┌─ Records for this task

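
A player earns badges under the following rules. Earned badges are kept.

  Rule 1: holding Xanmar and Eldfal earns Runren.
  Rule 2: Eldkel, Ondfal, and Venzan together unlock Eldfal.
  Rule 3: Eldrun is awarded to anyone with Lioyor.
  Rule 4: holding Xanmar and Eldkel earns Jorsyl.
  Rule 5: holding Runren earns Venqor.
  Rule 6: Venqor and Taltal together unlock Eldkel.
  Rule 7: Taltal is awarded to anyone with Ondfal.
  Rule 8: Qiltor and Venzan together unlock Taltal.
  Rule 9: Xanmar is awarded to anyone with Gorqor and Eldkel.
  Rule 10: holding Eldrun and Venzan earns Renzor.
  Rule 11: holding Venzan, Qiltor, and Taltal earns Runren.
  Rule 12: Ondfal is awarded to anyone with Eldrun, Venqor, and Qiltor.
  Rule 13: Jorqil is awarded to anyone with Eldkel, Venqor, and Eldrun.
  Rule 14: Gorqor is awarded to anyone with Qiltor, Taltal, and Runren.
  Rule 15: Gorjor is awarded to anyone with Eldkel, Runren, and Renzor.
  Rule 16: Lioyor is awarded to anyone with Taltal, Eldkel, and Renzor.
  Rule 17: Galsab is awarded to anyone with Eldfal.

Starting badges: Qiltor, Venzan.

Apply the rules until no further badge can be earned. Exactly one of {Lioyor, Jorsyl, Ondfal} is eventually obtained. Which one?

Jorsyl

With Qiltor and Venzan, Taltal is earned (Rule 8).
With Venzan, Qiltor, and Taltal, Runren is earned (Rule 11).
With Qiltor, Taltal, and Runren, Gorqor is earned (Rule 14).
With Runren, Venqor is earned (Rule 5).
With Venqor and Taltal, Eldkel is earned (Rule 6).
With Gorqor and Eldkel, Xanmar is earned (Rule 9).
With Xanmar and Eldkel, Jorsyl is earned (Rule 4).
Lioyor would need Taltal, Eldkel, and Renzor (Rule 16), but Renzor is never earned. Ondfal would need Eldrun, Venqor, and Qiltor (Rule 12), but Eldrun is never earned.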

└─

Your instructions:
Set down nothing but the lines from the one containing "Rule 16: Lioyor" through the final line above, exactly as written.

Answer section:
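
  Rule 16: Lioyor is awarded to anyone with Taltal, Eldkel, and Renzor.
  Rule 17: Galsab is awarded to anyone with Eldfal.

Starting badges: Qiltor, Venzan.

Apply the rules until no further badge can be earned. Exactly one of {Lioyor, Jorsyl, Ondfal} is eventually obtained. Which one?

Jorsyl

With Qiltor and Venzan, Taltal is earned (Rule 8).
With Venzan, Qiltor, and Taltal, Runren is earned (Rule 11).
With Qiltor, Taltal, and Runren, Gorqor is earned (Rule 14).
With Runren, Venqor is earned (Rule 5).
With Venqor and Taltal, Eldkel is earned (Rule 6).
With Gorqor and Eldkel, Xanmar is earned (Rule 9).
With Xanmar and Eldkel, Jorsyl is earned (Rule 4).
Lioyor would need Taltal, Eldkel, and Renzor (Rule 16), but Renzor is never earned. Ondfal would need Eldrun, Venqor, and Qiltor (Rule 12), but Eldrun is never earned.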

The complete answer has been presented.